=== THE RECORDS ===
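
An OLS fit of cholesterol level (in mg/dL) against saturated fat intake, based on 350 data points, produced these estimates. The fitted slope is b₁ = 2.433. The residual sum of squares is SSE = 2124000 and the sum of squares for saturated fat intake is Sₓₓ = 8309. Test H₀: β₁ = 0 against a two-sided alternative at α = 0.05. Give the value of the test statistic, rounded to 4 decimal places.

MSE = SSE/(n − 2) = 2124000/348 = 6103.45.
SE(b₁) = √(MSE/Sₓₓ) = √(6103.45/8309) = 0.857064.
t = 2.433 / 0.857064 = 2.8388.
df = n − 2 = 348.
Two-sided p ≈ 0.0048, which is < 0.05, so reject H₀.
There is evidence that saturated fat intake is associated with cholesterol level.

t = 2.8388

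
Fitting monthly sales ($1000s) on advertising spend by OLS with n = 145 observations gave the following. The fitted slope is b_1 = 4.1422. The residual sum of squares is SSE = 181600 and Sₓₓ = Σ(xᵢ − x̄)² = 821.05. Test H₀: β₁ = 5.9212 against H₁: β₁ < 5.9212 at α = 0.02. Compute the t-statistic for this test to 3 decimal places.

MSE = SSE/(n − 2) = 181600/143 = 1269.93.
SE(b_1) = √(MSE/Sₓₓ) = √(1269.93/821.05) = 1.24367.
t = (4.1422 − 5.9212) / 1.24367 = -1.430.
df = n − 2 = 143.
One-sided p ≈ 0.0774, which is ≥ 0.02, so fail to reject H₀.
The data do not give significant evidence that the true slope on advertising spend is below 5.9212 $1000s per unit.

t = -1.430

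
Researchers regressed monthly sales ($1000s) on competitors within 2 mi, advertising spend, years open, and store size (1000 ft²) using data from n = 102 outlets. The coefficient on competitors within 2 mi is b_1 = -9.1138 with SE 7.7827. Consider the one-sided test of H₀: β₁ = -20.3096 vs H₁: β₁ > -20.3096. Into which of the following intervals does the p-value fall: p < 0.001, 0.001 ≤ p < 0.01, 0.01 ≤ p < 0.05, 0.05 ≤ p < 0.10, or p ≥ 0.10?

t = (-9.1138 − (-20.3096)) / 7.7827 = 1.439.
df = n − k − 1 = 102 − 4 − 1 = 97.
One-sided p = P(T_{97} > t) ≈ 0.0767.
So 0.05 ≤ p < 0.10.

0.05 ≤ p < 0.10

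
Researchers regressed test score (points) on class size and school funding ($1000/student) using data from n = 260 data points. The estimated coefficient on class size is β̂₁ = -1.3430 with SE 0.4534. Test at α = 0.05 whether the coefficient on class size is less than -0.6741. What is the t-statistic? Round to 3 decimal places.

H₀: β₁ = -0.6741 vs H₁: β₁ < -0.6741.
t = (β̂₁ − β₁⁰)/SE = (-1.3430 − (-0.6741)) / 0.4534 = -1.475.
df = n − k − 1 = 260 − 2 − 1 = 257.
One-sided p ≈ 0.0707, which is ≥ 0.05, so fail to reject H₀.
The data do not give significant evidence that the true slope on class size is below -0.6741 points per unit, holding the other predictors fixed.

t = -1.475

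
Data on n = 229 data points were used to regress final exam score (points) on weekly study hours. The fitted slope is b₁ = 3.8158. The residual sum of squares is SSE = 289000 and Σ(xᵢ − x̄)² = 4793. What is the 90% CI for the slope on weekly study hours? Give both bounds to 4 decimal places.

MSE = SSE/(n − 2) = 289000/227 = 1273.13.
SE(b₁) = √(MSE/Sₓₓ) = √(1273.13/4793) = 0.515386.
df = n − 2 = 227.
t* = t_{0.05, 227} = 1.651594.
Margin = t* × SE = 1.651594 × 0.515386 = 0.851208.
CI: 3.8158 ± 0.851208 → (2.9646, 4.6670).
With 90% confidence, each one-unit increase in weekly study hours is associated with a change of between 2.9646 and 4.6670 points in final exam score.

(2.9646, 4.6670)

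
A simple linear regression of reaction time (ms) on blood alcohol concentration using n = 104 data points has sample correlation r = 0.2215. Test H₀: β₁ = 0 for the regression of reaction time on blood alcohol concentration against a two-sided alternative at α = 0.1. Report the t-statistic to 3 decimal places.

t = 2.294

t = r·√(n − 2)/√(1 − r²) = 0.2215·√102/√0.950938 = 2.294.
df = n − 2 = 102.
Two-sided p ≈ 0.0238, which is < 0.1, so reject H₀.
There is evidence of a linear association between blood alcohol concentration and reaction time.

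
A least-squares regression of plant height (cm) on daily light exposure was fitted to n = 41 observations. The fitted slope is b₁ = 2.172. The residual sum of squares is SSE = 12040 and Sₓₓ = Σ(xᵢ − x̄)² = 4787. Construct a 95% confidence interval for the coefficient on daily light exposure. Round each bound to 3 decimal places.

(1.658, 2.686)

MSE = SSE/(n − 2) = 12040/39 = 308.718.
SE(b₁) = √(MSE/Sₓₓ) = √(308.718/4787) = 0.253951.
df = n − 2 = 39.
t* = t_{0.025, 39} = 2.022691.
Margin = t* × SE = 2.022691 × 0.253951 = 0.51366.
CI: 2.172 ± 0.51366 → (1.658, 2.686).
With 95% confidence, each one-unit increase in daily light exposure is associated with a change of between 1.658 and 2.686 cm in plant height.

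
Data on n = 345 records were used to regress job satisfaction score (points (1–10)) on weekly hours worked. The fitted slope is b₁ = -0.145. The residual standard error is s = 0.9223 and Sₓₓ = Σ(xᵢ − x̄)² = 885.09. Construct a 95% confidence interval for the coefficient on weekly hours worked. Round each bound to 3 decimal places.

SE(b₁) = s/√Sₓₓ = 0.9223/√885.09 = 0.0310012.
df = n − 2 = 343.
t* = t_{0.025, 343} = 1.966904.
Margin = t* × SE = 1.966904 × 0.0310012 = 0.06098.
CI: -0.145 ± 0.06098 → (-0.206, -0.084).
With 95% confidence, each one-unit increase in weekly hours worked is associated with a change of between -0.206 and -0.084 points (1–10) in job satisfaction score.

(-0.206, -0.084)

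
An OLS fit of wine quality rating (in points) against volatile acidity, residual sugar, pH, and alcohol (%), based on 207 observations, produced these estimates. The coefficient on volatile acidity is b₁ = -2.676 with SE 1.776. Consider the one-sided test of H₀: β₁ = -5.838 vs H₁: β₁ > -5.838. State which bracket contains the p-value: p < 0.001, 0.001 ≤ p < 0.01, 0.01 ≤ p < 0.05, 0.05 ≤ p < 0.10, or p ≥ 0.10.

0.01 ≤ p < 0.05

t = (-2.676 − (-5.838)) / 1.776 = 1.780.
df = n − k − 1 = 207 − 4 − 1 = 202.
One-sided p = P(T_{202} > t) ≈ 0.0383.
So 0.01 ≤ p < 0.05.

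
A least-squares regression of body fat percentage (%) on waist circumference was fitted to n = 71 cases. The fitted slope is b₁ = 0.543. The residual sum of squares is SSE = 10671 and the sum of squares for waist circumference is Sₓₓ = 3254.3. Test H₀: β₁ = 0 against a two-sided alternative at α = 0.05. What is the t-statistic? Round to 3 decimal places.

t = 2.491

MSE = SSE/(n − 2) = 10671/69 = 154.652.
SE(b₁) = √(MSE/Sₓₓ) = √(154.652/3254.3) = 0.217996.
t = 0.543 / 0.217996 = 2.491.
df = n − 2 = 69.
Two-sided p ≈ 0.0152, which is < 0.05, so reject H₀.
There is evidence that waist circumference is associated with body fat percentage.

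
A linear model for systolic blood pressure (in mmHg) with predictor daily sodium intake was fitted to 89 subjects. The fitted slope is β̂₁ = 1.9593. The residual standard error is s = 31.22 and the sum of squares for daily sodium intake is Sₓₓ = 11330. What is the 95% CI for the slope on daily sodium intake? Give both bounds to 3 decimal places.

(1.376, 2.542)

SE(β̂₁) = s/√Sₓₓ = 31.22/√11330 = 0.293304.
df = n − 2 = 87.
t* = t_{0.025, 87} = 1.987608.
Margin = t* × SE = 1.987608 × 0.293304 = 0.58297.
CI: 1.9593 ± 0.58297 → (1.376, 2.542).
With 95% confidence, each one-unit increase in daily sodium intake is associated with a change of between 1.376 and 2.542 mmHg in systolic blood pressure.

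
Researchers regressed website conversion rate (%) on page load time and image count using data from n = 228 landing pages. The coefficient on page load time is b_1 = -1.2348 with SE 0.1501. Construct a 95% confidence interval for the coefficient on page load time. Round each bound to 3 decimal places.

df = n − k − 1 = 228 − 2 − 1 = 225.
t* = t_{0.025, 225} = 1.970563.
Margin = t* × SE = 1.970563 × 0.1501 = 0.29578.
CI: -1.2348 ± 0.29578 → (-1.531, -0.939).
With 95% confidence, each one-unit increase in page load time is associated with a change of between -1.531 and -0.939 % in website conversion rate, holding the other predictors fixed.

(-1.531, -0.939)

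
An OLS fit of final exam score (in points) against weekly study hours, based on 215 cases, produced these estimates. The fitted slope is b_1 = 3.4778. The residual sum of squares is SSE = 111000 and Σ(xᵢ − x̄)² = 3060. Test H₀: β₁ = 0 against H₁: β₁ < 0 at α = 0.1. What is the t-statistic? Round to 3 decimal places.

t = 8.427

MSE = SSE/(n − 2) = 111000/213 = 521.127.
SE(b_1) = √(MSE/Sₓₓ) = √(521.127/3060) = 0.412678.
t = 3.4778 / 0.412678 = 8.427.
df = n − 2 = 213.
One-sided p ≈ 1.0000, which is ≥ 0.1, so fail to reject H₀.
The data do not give significant evidence that the true slope on weekly study hours is negative.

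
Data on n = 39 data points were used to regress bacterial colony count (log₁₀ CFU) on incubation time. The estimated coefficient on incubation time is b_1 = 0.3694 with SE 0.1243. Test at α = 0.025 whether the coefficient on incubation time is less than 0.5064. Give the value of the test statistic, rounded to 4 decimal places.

H₀: β₁ = 0.5064 vs H₁: β₁ < 0.5064.
t = (b_1 − β₁⁰)/SE = (0.3694 − 0.5064) / 0.1243 = -1.1022.
df = n − 2 = 39 − 2 = 37.
One-sided p ≈ 0.1388, which is ≥ 0.025, so fail to reject H₀.
The data do not give significant evidence that the true slope on incubation time is below 0.5064 log₁₀ CFU per unit.

t = -1.1022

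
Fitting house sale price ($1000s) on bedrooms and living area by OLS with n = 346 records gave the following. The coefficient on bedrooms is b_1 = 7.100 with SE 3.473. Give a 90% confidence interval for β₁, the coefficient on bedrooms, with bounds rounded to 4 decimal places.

df = n − k − 1 = 346 − 2 − 1 = 343.
t* = t_{0.05, 343} = 1.649308.
Margin = t* × SE = 1.649308 × 3.473 = 5.728047.
CI: 7.100 ± 5.728047 → (1.3720, 12.8280).
With 90% confidence, each one-unit increase in bedrooms is associated with a change of between 1.3720 and 12.8280 $1000s in house sale price, holding the other predictors fixed.

(1.3720, 12.8280)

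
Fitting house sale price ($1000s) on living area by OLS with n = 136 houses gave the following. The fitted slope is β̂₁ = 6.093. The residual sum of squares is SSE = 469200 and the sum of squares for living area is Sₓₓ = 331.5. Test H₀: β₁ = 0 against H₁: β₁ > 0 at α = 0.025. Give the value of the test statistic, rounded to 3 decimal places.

t = 1.875

MSE = SSE/(n − 2) = 469200/134 = 3501.49.
SE(β̂₁) = √(MSE/Sₓₓ) = √(3501.49/331.5) = 3.25001.
t = 6.093 / 3.25001 = 1.875.
df = n − 2 = 134.
One-sided p ≈ 0.0315, which is ≥ 0.025, so fail to reject H₀.
The data do not give significant evidence that the true slope on living area is positive.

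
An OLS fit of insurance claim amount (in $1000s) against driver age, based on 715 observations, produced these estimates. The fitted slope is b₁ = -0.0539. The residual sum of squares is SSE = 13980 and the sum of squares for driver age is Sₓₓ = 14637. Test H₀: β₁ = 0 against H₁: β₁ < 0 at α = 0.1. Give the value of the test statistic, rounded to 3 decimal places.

MSE = SSE/(n − 2) = 13980/713 = 19.6073.
SE(b₁) = √(MSE/Sₓₓ) = √(19.6073/14637) = 0.0366001.
t = -0.0539 / 0.0366001 = -1.473.
df = n − 2 = 713.
One-sided p ≈ 0.0706, which is < 0.1, so reject H₀.
There is evidence that the true slope on driver age is negative.

t = -1.473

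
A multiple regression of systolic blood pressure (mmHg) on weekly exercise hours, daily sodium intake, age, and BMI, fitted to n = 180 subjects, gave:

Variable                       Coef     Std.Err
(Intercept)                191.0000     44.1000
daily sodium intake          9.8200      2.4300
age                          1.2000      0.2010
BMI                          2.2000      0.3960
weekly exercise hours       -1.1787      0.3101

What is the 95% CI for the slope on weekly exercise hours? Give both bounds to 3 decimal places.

Read off: b = -1.1787, SE = 0.3101 for weekly exercise hours.
df = n − k − 1 = 180 − 4 − 1 = 175.
t* = t_{0.025, 175} = 1.973612.
Margin = t* × SE = 1.973612 × 0.3101 = 0.61202.
CI: -1.1787 ± 0.61202 → (-1.791, -0.567).

(-1.791, -0.567)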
===
[WHAT THE TASK REQUIRES] Starting with the line that contains "A multiple regression", restate every line through the end of the records above, exactly and with no other lines.

[TASK SOLUTION]
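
A multiple regression of systolic blood pressure (mmHg) on weekly exercise hours, daily sodium intake, age, and BMI, fitted to n = 180 subjects, gave:

Variable                       Coef     Std.Err
(Intercept)                191.0000     44.1000
daily sodium intake          9.8200      2.4300
age                          1.2000      0.2010
BMI                          2.2000      0.3960
weekly exercise hours       -1.1787      0.3101

What is the 95% CI for the slope on weekly exercise hours? Give both bounds to 3 decimal places.

Read off: b = -1.1787, SE = 0.3101 for weekly exercise hours.
df = n − k − 1 = 180 − 4 − 1 = 175.
t* = t_{0.025, 175} = 1.973612.
Margin = t* × SE = 1.973612 × 0.3101 = 0.61202.
CI: -1.1787 ± 0.61202 → (-1.791, -0.567).

(-1.791, -0.567)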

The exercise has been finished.